(Saved data entries)

((

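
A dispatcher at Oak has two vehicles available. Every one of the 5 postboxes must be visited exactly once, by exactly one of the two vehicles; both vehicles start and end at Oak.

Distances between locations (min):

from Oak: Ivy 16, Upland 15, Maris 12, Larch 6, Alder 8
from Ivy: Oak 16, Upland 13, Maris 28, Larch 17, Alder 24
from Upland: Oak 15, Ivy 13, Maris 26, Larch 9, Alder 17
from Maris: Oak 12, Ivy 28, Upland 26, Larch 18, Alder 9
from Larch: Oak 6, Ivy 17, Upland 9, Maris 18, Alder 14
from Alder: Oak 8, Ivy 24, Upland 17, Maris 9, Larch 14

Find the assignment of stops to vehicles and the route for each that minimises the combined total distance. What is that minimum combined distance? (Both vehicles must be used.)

73 min — the smallest possible combined total.

There are 2^4 − 1 = 15 ways to divide the 5 stops into two non-empty groups. For each, the best each vehicle can do is its own shortest tour through its group:
  {Ivy} + {Upland, Maris, Larch, Alder}: 32 + 53 = 85
  {Upland} + {Ivy, Maris, Larch, Alder}: 30 + 68 = 98
  {Ivy, Upland} + {Maris, Larch, Alder}: 44 + 41 = 85
  {Maris} + {Ivy, Upland, Larch, Alder}: 24 + 60 = 84
  {Ivy, Maris} + {Upland, Larch, Alder}: 56 + 40 = 96
  {Upland, Maris} + {Ivy, Larch, Alder}: 53 + 55 = 108
  … (15 splits in total)
  {Ivy, Upland, Larch} + {Maris, Alder}: 44 + 29 = 73  ← best
Best: vehicle 1 Oak → Ivy → Upland → Larch → Oak = 44; vehicle 2 Oak → Maris → Alder → Oak = 29; combined 73.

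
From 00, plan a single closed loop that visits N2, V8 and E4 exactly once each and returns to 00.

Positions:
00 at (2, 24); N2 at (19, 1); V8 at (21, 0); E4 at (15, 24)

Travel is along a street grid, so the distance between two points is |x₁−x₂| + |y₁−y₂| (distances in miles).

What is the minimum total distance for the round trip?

00 → N2 → V8 → E4 → 00: 40+3+30+13 = 86
00 → N2 → E4 → V8 → 00: 40+27+30+43 = 140
00 → V8 → N2 → E4 → 00: 43+3+27+13 = 86
The minimum is 86.
One optimal route: 00 → N2 → V8 → E4 → 00 (or its reverse).

86 miles — the shortest possible round trip.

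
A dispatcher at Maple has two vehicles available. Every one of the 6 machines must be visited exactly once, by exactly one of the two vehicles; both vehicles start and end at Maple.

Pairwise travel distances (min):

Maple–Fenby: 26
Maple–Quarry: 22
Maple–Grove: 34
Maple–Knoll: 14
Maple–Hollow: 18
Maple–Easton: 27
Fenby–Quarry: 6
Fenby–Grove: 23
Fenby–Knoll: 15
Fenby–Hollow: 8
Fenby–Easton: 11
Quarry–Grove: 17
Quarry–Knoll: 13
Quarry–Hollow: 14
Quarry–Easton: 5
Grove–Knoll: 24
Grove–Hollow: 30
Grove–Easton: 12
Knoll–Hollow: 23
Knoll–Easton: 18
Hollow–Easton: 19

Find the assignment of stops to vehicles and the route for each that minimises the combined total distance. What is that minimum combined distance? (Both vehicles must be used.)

There are 2^5 − 1 = 31 ways to divide the 6 stops into two non-empty groups. For each, the best each vehicle can do is its own shortest tour through its group:
  {Fenby} + {Quarry, Grove, Knoll, Hollow, Easton}: 52 + 87 = 139
  {Quarry} + {Fenby, Grove, Knoll, Hollow, Easton}: 44 + 87 = 131
  {Fenby, Quarry} + {Grove, Knoll, Hollow, Easton}: 54 + 87 = 141
  {Grove} + {Fenby, Quarry, Knoll, Hollow, Easton}: 68 + 69 = 137
  {Fenby, Grove} + {Quarry, Knoll, Hollow, Easton}: 83 + 69 = 152
  {Quarry, Grove} + {Fenby, Knoll, Hollow, Easton}: 73 + 69 = 142
  … (31 splits in total)
  {Knoll} + {Fenby, Quarry, Grove, Hollow, Easton}: 28 + 83 = 111  ← best
Best: vehicle 1 Maple → Knoll → Maple = 28; vehicle 2 Maple → Grove → Easton → Quarry → Fenby → Hollow → Maple = 83; combined 111.

Minimum combined distance: 111 min.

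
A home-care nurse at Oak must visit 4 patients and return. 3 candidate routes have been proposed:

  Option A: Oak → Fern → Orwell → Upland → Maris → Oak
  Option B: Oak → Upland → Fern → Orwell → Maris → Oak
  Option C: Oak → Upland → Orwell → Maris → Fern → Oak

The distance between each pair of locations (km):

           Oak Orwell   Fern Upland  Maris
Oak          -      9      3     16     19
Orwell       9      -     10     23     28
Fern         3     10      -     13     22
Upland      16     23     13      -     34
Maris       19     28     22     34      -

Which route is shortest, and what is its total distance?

86 km — Option B is the shortest.

Option A: 3 + 10 + 23 + 34 + 19 = 89
Option B: 16 + 13 + 10 + 28 + 19 = 86
Option C: 16 + 23 + 28 + 22 + 3 = 92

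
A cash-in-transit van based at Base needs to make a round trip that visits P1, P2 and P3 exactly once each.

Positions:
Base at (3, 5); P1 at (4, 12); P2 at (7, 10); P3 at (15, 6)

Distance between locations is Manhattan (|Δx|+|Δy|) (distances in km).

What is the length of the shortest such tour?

With 3 stops there are 3!/2 = 3 distinct round trips (a route and its reverse cost the same).
Base - P1 - P2 - P3 - Base: 8+5+12+13 = 38
Base - P1 - P3 - P2 - Base: 8+17+12+9 = 46
Base - P2 - P1 - P3 - Base: 9+5+17+13 = 44
The minimum is 38.
One optimal route: Base → P1 → P2 → P3 → Base (or its reverse).

Shortest round trip = 38 km.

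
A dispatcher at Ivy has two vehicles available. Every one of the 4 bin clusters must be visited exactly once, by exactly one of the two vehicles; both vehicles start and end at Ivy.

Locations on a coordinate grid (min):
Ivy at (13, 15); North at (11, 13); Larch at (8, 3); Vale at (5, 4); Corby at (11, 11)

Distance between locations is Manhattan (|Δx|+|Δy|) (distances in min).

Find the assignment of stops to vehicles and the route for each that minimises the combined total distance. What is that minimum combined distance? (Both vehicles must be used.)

48 min — the smallest possible combined total.

There are 2^3 − 1 = 7 ways to divide the 4 stops into two non-empty groups. For each, the best each vehicle can do is its own shortest tour through its group:
  {North} + {Larch, Vale, Corby}: 8 + 40 = 48
  {Larch} + {North, Vale, Corby}: 34 + 38 = 72
  {North, Larch} + {Vale, Corby}: 34 + 38 = 72
  {Vale} + {North, Larch, Corby}: 38 + 34 = 72
  {North, Vale} + {Larch, Corby}: 38 + 34 = 72
  {Larch, Vale} + {North, Corby}: 40 + 12 = 52
  … (7 splits in total)
Best: vehicle 1 Ivy → North → Ivy = 8; vehicle 2 Ivy → Larch → Vale → Corby → Ivy = 40; combined 48.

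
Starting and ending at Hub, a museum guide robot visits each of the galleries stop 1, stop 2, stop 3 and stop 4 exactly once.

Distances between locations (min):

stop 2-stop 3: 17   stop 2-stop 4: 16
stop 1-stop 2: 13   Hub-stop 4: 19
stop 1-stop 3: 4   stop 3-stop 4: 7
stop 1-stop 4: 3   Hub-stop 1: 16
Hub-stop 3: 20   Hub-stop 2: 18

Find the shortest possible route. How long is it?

There are 12 distinct closed tours to check (reversals are equivalent).
Hub→stop 1→stop 2→stop 3→stop 4→Hub: 16+13+17+7+19 = 72
Hub→stop 1→stop 2→stop 4→stop 3→Hub: 16+13+16+7+20 = 72
Hub→stop 1→stop 3→stop 2→stop 4→Hub: 16+4+17+16+19 = 72
Hub→stop 1→stop 3→stop 4→stop 2→Hub: 16+4+7+16+18 = 61
Hub→stop 1→stop 4→stop 2→stop 3→Hub: 16+3+16+17+20 = 72
Hub→stop 1→stop 4→stop 3→stop 2→Hub: 16+3+7+17+18 = 61
Hub→stop 2→stop 1→stop 3→stop 4→Hub: 18+13+4+7+19 = 61
Hub→stop 2→stop 1→stop 4→stop 3→Hub: 18+13+3+7+20 = 61
Hub→stop 2→stop 3→stop 1→stop 4→Hub: 18+17+4+3+19 = 61
Hub→stop 2→stop 4→stop 1→stop 3→Hub: 18+16+3+4+20 = 61
Hub→stop 3→stop 1→stop 2→stop 4→Hub: 20+4+13+16+19 = 72
Hub→stop 3→stop 2→stop 1→stop 4→Hub: 20+17+13+3+19 = 72
The minimum is 61.
One optimal route: Hub → stop 1 → stop 3 → stop 4 → stop 2 → Hub (or its reverse).

Shortest round trip = 61 min.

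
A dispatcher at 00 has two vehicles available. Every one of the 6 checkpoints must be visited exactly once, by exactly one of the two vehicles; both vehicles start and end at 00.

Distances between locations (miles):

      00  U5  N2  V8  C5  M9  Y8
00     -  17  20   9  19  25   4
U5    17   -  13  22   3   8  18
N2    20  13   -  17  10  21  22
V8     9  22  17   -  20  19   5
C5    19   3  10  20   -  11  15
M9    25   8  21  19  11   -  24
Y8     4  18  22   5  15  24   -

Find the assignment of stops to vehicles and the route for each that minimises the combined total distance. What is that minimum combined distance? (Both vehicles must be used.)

77 miles — the smallest possible combined total.

There are 2^5 − 1 = 31 ways to divide the 6 stops into two non-empty groups. For each, the best each vehicle can do is its own shortest tour through its group:
  {U5} + {N2, V8, C5, M9, Y8}: 34 + 69 = 103
  {N2} + {U5, V8, C5, M9, Y8}: 40 + 58 = 98
  {U5, N2} + {V8, C5, M9, Y8}: 50 + 58 = 108
  {V8} + {U5, N2, C5, M9, Y8}: 18 + 69 = 87
  {U5, V8} + {N2, C5, M9, Y8}: 48 + 69 = 117
  {N2, V8} + {U5, C5, M9, Y8}: 46 + 55 = 101
  … (31 splits in total)
  {U5, N2, V8, C5, M9} + {Y8}: 69 + 8 = 77  ← best
Best: vehicle 1 00 → N2 → C5 → U5 → M9 → V8 → 00 = 69; vehicle 2 00 → Y8 → 00 = 8; combined 77.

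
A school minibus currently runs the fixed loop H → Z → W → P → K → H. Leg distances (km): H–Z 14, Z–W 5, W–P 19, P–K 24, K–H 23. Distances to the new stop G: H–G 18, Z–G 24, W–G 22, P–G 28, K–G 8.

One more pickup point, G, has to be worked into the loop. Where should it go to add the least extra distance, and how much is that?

+3 km — insert G between K and H.

Insertion cost between consecutive stops i–j is d(i,G) + d(G,j) − d(i,j):
  between H and Z: 18 + 24 − 14 = 28
  between Z and W: 24 + 22 − 5 = 41
  between W and P: 22 + 28 − 19 = 31
  between P and K: 28 + 8 − 24 = 12
  between K and H: 8 + 18 − 23 = 3
Cheapest insertion is between K and H, adding 3.
New total = 85 + 3 = 88.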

))

- [Activity]
The lines above, from the first through the one containing "from Maris: Oak", must be restated word for word, with nothing added.

- [Result for this exercise]
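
A dispatcher at Oak has two vehicles available. Every one of the 5 postboxes must be visited exactly once, by exactly one of the two vehicles; both vehicles start and end at Oak.

Distances between locations (min):

from Oak: Ivy 16, Upland 15, Maris 12, Larch 6, Alder 8
from Ivy: Oak 16, Upland 13, Maris 28, Larch 17, Alder 24
from Upland: Oak 15, Ivy 13, Maris 26, Larch 9, Alder 17
from Maris: Oak 12, Ivy 28, Upland 26, Larch 18, Alder 9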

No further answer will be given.